**Exercise brief**
Check every line of the data and copy the ones where "from" appears.

**Records supplied**
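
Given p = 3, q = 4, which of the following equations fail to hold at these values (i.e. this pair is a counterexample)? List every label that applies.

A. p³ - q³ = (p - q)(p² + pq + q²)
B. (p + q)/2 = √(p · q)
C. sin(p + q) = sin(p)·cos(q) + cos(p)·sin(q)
B

Evaluating each claim at the given values:
A. LHS = -37, RHS = -37 → holds here (LHS = RHS)
B. LHS = 7/2, RHS = 2·√(3) ≈ 3.464 → fails here (LHS ≠ RHS)
C. LHS = sin(7) ≈ 0.657, RHS = sin(3)·cos(4) + sin(4)·cos(3) ≈ 0.657 → holds here (LHS = RHS)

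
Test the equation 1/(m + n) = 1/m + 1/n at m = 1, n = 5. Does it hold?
Fails

Substituting m = 1, n = 5:

LHS = 1/(1 + 5) = 1/6
RHS = 1/1 + 1/5 = 6/5

LHS ≠ RHS, so the equation does not hold at this point.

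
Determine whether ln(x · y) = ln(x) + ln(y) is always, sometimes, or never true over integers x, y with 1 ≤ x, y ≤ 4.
The identity holds for every pair in the range. For instance at (x, y) = (1, 3): both sides equal ln(3) ≈ 1.099.

Answer: Always true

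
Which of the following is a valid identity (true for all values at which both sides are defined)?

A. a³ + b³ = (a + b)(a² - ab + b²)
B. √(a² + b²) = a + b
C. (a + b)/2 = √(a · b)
A

A: holds — e.g. at (1, 4), both sides equal 65.
B: fails at (1, 2) — LHS = √(5) ≈ 2.236, RHS = 3.
C: fails at (2, 4) — LHS = 3, RHS = 2·√(2) ≈ 2.828.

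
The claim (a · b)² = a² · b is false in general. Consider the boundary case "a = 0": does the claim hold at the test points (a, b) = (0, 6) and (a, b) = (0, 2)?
At (0, 6): LHS = 0, RHS = 0 → equal
At (0, 2): LHS = 0, RHS = 0 → equal

So the claim does hold at both of these boundary points, even though it is not an identity.

Answer: Yes, holds at both test points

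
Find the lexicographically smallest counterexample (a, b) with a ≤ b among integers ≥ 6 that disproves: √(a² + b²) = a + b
Substituting (6, 6) into the claim:
LHS = √(6² + 6²) = 6·√(2) ≈ 8.485
RHS = 6 + 6 = 12

Since LHS ≠ RHS, this pair disproves the claim, and no lexicographically smaller pair (a ≤ b, integers ≥ 6) does.

For instance (13, 13) is also a counterexample (LHS = 13·√(2) ≈ 18.38, RHS = 26), but it's lexicographically larger.

Answer: (a, b) = (6, 6)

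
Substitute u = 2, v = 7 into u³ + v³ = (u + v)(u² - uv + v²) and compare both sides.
LHS = 2³ + 7³ = 351
RHS = (2 + 7)(2² - 2·7 + 7²) = 351

LHS = RHS: the two sides agree.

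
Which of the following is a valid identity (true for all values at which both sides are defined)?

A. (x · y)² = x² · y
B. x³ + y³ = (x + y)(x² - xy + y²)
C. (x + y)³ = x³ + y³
A: fails at (4, 4) — LHS = 256, RHS = 64.
B: holds — e.g. at (1, 4), both sides equal 65.
C: fails at (6, 7) — LHS = 2197, RHS = 559.

Answer: B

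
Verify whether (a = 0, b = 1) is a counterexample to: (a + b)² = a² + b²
No

Substituting a = 0, b = 1:
LHS = (0 + 1)² = 1
RHS = 0² + 1² = 1

The sides agree, so this pair does not disprove the claim.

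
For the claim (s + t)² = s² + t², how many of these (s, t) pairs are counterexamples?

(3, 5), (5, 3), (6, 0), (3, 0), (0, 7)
Testing each pair:
(3, 5): LHS = 64, RHS = 34 → counterexample
(5, 3): LHS = 64, RHS = 34 → counterexample
(6, 0): LHS = 36, RHS = 36 → satisfies claim
(3, 0): LHS = 9, RHS = 9 → satisfies claim
(0, 7): LHS = 49, RHS = 49 → satisfies claim

That makes 2 counterexamples.

Answer: 2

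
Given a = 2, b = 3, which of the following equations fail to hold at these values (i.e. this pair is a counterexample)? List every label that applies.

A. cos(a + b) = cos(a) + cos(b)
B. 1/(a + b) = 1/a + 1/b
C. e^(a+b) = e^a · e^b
Evaluating each claim at the given values:
A. LHS = cos(5) ≈ 0.2837, RHS = cos(3) + cos(2) ≈ -1.406 → fails here (LHS ≠ RHS)
B. LHS = 1/5, RHS = 5/6 → fails here (LHS ≠ RHS)
C. LHS = e^5 ≈ 148.4, RHS = e^5 ≈ 148.4 → holds here (LHS = RHS)

Answer: A, B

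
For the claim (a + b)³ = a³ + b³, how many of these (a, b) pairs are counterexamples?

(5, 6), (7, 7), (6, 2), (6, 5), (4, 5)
5

Testing each pair:
(5, 6): LHS = 1331, RHS = 341 → counterexample
(7, 7): LHS = 2744, RHS = 686 → counterexample
(6, 2): LHS = 512, RHS = 224 → counterexample
(6, 5): LHS = 1331, RHS = 341 → counterexample
(4, 5): LHS = 729, RHS = 189 → counterexample

That makes 5 counterexamples.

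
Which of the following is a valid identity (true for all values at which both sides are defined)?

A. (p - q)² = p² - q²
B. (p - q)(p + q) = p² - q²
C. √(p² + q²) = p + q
A: fails at (2, 5) — LHS = 9, RHS = -21.
B: holds — e.g. at (4, 5), both sides equal -9.
C: fails at (2, 4) — LHS = 2·√(5) ≈ 4.472, RHS = 6.

Answer: B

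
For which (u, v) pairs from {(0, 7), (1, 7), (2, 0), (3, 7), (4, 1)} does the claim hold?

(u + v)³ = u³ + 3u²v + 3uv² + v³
All pairs

Testing each pair:
(0, 7): LHS = 343, RHS = 343 → holds
(1, 7): LHS = 512, RHS = 512 → holds
(2, 0): LHS = 8, RHS = 8 → holds
(3, 7): LHS = 1000, RHS = 1000 → holds
(4, 1): LHS = 125, RHS = 125 → holds

Every pair satisfies the claim.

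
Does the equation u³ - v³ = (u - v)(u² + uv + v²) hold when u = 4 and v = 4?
Substituting u = 4, v = 4:

LHS = 4³ - 4³ = 0
RHS = (4 - 4)(4² + 4·4 + 4²) = 0

LHS = RHS, so the equation holds at this point.

Answer: Holds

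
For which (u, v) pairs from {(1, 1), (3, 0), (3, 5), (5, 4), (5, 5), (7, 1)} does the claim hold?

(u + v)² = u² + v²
(3, 0)

Testing each pair:
(1, 1): LHS = 4, RHS = 2 → fails
(3, 0): LHS = 9, RHS = 9 → holds
(3, 5): LHS = 64, RHS = 34 → fails
(5, 4): LHS = 81, RHS = 41 → fails
(5, 5): LHS = 100, RHS = 50 → fails
(7, 1): LHS = 64, RHS = 50 → fails

1 of 6 pairs satisfies the claim.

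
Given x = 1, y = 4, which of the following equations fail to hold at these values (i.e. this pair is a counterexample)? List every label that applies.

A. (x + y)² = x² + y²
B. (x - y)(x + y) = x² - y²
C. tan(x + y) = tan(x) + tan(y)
Evaluating each claim at the given values:
A. LHS = 25, RHS = 17 → fails here (LHS ≠ RHS)
B. LHS = -15, RHS = -15 → holds here (LHS = RHS)
C. LHS = tan(5) ≈ -3.381, RHS = tan(4) + tan(1) ≈ 2.715 → fails here (LHS ≠ RHS)

Answer: A, C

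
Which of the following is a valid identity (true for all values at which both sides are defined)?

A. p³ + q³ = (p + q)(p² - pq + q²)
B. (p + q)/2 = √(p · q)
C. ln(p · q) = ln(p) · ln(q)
A

A: holds — e.g. at (1, 2), both sides equal 9.
B: fails at (0, 1) — LHS = 1/2, RHS = 0.
C: fails at (5, 5) — LHS = ln(25) ≈ 3.219, RHS = ln(5)² ≈ 2.59.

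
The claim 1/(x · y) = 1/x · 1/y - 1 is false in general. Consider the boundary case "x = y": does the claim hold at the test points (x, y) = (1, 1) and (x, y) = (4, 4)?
No, fails at both test points

At (1, 1): LHS = 1 ≠ RHS = 0
At (4, 4): LHS = 1/16 ≠ RHS = -15/16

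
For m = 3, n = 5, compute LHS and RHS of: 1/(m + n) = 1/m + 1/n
LHS = 1/(3 + 5) = 1/8
RHS = 1/3 + 1/5 = 8/15

LHS ≠ RHS, so the equation does not hold here.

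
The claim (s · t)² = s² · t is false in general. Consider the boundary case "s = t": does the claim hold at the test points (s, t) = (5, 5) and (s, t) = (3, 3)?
At (5, 5): LHS = 625 ≠ RHS = 125
At (3, 3): LHS = 81 ≠ RHS = 27

Answer: No, fails at both test points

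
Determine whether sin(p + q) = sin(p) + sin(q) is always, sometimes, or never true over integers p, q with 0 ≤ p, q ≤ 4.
Sometimes true

It holds at (p, q) = (0, 3) (both sides equal sin(3) ≈ 0.1411), but fails at (p, q) = (3, 3) (LHS = sin(6) ≈ -0.2794, RHS = 2·sin(3) ≈ 0.2822).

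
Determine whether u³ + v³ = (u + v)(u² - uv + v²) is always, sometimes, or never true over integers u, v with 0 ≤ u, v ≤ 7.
The identity holds for every pair in the range. For instance at (u, v) = (2, 1): both sides equal 9.

Answer: Always true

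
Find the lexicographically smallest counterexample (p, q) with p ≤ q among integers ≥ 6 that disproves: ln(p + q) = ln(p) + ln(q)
(p, q) = (6, 6)

Substituting (6, 6) into the claim:
LHS = ln(6 + 6) = ln(12) ≈ 2.485
RHS = ln(6) + ln(6) = 2·ln(6) ≈ 3.584

Since LHS ≠ RHS, this pair disproves the claim, and no lexicographically smaller pair (p ≤ q, integers ≥ 6) does.

For instance (9, 13) is also a counterexample (LHS = ln(22) ≈ 3.091, RHS = ln(9) + ln(13) ≈ 4.762), but it's lexicographically larger.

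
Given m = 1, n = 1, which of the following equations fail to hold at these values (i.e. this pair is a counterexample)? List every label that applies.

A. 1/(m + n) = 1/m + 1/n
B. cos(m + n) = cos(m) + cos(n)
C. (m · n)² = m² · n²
Evaluating each claim at the given values:
A. LHS = 1/2, RHS = 2 → fails here (LHS ≠ RHS)
B. LHS = cos(2) ≈ -0.4161, RHS = 2·cos(1) ≈ 1.081 → fails here (LHS ≠ RHS)
C. LHS = 1, RHS = 1 → holds here (LHS = RHS)

Answer: A, B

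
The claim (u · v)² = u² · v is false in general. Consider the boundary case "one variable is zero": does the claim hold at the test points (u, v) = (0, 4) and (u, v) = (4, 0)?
At (0, 4): LHS = 0, RHS = 0 → equal
At (4, 0): LHS = 0, RHS = 0 → equal

So the claim does hold at both of these boundary points, even though it is not an identity.

Answer: Yes, holds at both test points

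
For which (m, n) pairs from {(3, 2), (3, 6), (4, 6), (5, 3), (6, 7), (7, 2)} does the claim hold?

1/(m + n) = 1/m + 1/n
None

Testing each pair:
(3, 2): LHS = 1/5, RHS = 5/6 → fails
(3, 6): LHS = 1/9, RHS = 1/2 → fails
(4, 6): LHS = 1/10, RHS = 5/12 → fails
(5, 3): LHS = 1/8, RHS = 8/15 → fails
(6, 7): LHS = 1/13, RHS = 13/42 → fails
(7, 2): LHS = 1/9, RHS = 9/14 → fails

No pair satisfies the claim.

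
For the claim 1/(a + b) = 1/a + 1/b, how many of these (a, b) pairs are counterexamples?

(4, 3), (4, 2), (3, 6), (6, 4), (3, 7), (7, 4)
6

Testing each pair:
(4, 3): LHS = 1/7, RHS = 7/12 → counterexample
(4, 2): LHS = 1/6, RHS = 3/4 → counterexample
(3, 6): LHS = 1/9, RHS = 1/2 → counterexample
(6, 4): LHS = 1/10, RHS = 5/12 → counterexample
(3, 7): LHS = 1/10, RHS = 10/21 → counterexample
(7, 4): LHS = 1/11, RHS = 11/28 → counterexample

That makes 6 counterexamples.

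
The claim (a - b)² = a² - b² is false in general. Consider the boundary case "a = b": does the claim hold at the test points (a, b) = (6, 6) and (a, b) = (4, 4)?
Yes, holds at both test points

At (6, 6): LHS = 0, RHS = 0 → equal
At (4, 4): LHS = 0, RHS = 0 → equal

So the claim does hold at both of these boundary points, even though it is not an identity.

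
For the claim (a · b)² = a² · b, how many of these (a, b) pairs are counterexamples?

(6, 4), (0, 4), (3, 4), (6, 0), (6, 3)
Testing each pair:
(6, 4): LHS = 576, RHS = 144 → counterexample
(0, 4): LHS = 0, RHS = 0 → satisfies claim
(3, 4): LHS = 144, RHS = 36 → counterexample
(6, 0): LHS = 0, RHS = 0 → satisfies claim
(6, 3): LHS = 324, RHS = 108 → counterexample

That makes 3 counterexamples.

Answer: 3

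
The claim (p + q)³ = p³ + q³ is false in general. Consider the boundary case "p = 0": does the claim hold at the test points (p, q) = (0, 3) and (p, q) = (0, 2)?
Yes, holds at both test points

At (0, 3): LHS = 27, RHS = 27 → equal
At (0, 2): LHS = 8, RHS = 8 → equal

So the claim does hold at both of these boundary points, even though it is not an identity.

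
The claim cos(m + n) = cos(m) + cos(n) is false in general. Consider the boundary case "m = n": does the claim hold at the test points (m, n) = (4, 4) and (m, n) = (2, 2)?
No, fails at both test points

At (4, 4): LHS = cos(8) ≈ -0.1455 ≠ RHS = 2·cos(4) ≈ -1.307
At (2, 2): LHS = cos(4) ≈ -0.6536 ≠ RHS = 2·cos(2) ≈ -0.8323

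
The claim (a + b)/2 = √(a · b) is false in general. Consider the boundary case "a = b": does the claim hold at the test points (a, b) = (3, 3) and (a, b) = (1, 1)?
Yes, holds at both test points

At (3, 3): LHS = 3, RHS = 3 → equal
At (1, 1): LHS = 1, RHS = 1 → equal

So the claim does hold at both of these boundary points, even though it is not an identity.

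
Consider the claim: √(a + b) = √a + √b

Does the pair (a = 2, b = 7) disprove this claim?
Substituting a = 2, b = 7:
LHS = √(2 + 7) = 3
RHS = √2 + √7 = √(2) + √(7) ≈ 4.06

Since LHS ≠ RHS, this pair disproves the claim.

Answer: Yes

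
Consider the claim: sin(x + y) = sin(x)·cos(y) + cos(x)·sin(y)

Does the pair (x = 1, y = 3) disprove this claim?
No

Substituting x = 1, y = 3:
LHS = sin(1 + 3) = sin(4) ≈ -0.7568
RHS = sin(1)·cos(3) + cos(1)·sin(3) = sin(1)·cos(3) + sin(3)·cos(1) ≈ -0.7568

The sides agree, so this pair does not disprove the claim.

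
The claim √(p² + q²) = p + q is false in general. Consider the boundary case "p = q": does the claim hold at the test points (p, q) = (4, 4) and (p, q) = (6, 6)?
No, fails at both test points

At (4, 4): LHS = 4·√(2) ≈ 5.657 ≠ RHS = 8
At (6, 6): LHS = 6·√(2) ≈ 8.485 ≠ RHS = 12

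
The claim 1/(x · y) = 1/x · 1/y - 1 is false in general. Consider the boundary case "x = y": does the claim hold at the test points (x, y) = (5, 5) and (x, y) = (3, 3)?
At (5, 5): LHS = 1/25 ≠ RHS = -24/25
At (3, 3): LHS = 1/9 ≠ RHS = -8/9

Answer: No, fails at both test points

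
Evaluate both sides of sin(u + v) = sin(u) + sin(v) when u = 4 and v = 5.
LHS = sin(4 + 5) = sin(9) ≈ 0.4121
RHS = sin(4) + sin(5) ≈ -1.716

LHS ≠ RHS (they differ by about 2.128), so the equation does not hold here.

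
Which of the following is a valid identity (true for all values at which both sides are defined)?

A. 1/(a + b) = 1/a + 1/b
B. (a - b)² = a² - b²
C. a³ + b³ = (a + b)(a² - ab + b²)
A: fails at (4, 4) — LHS = 1/8, RHS = 1/2.
B: fails at (2, 7) — LHS = 25, RHS = -45.
C: holds — e.g. at (1, 4), both sides equal 65.

Answer: C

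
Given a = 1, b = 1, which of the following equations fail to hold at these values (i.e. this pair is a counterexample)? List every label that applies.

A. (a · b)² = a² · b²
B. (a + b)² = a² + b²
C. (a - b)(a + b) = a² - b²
Evaluating each claim at the given values:
A. LHS = 1, RHS = 1 → holds here (LHS = RHS)
B. LHS = 4, RHS = 2 → fails here (LHS ≠ RHS)
C. LHS = 0, RHS = 0 → holds here (LHS = RHS)

Answer: B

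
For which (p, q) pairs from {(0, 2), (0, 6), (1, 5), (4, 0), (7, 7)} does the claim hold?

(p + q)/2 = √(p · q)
(7, 7)

Testing each pair:
(0, 2): LHS = 1, RHS = 0 → fails
(0, 6): LHS = 3, RHS = 0 → fails
(1, 5): LHS = 3, RHS = √(5) ≈ 2.236 → fails
(4, 0): LHS = 2, RHS = 0 → fails
(7, 7): LHS = 7, RHS = 7 → holds

1 of 5 pairs satisfies the claim.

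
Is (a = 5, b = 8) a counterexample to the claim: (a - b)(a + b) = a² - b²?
No

Substituting a = 5, b = 8:
LHS = (5 - 8)(5 + 8) = -39
RHS = 5² - 8² = -39

The sides agree, so this pair does not disprove the claim.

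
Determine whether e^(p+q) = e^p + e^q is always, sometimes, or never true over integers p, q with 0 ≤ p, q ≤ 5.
Never true

The claim fails for every pair in the range. For instance at (p, q) = (0, 3): LHS = e^3 ≈ 20.09, RHS = 1 + e^3 ≈ 21.09.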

**Finished task**
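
For which (u, v) pairs from {(0, 7), (1, 7), (2, 0), (3, 7), (4, 1)} does the claim hold?
For which (u, v) pairs from {(1, 1), (3, 0), (3, 5), (5, 4), (5, 5), (7, 1)} does the claim hold?
For which (m, n) pairs from {(3, 2), (3, 6), (4, 6), (5, 3), (6, 7), (7, 2)} does the claim hold?
For which (p, q) pairs from {(0, 2), (0, 6), (1, 5), (4, 0), (7, 7)} does the claim hold?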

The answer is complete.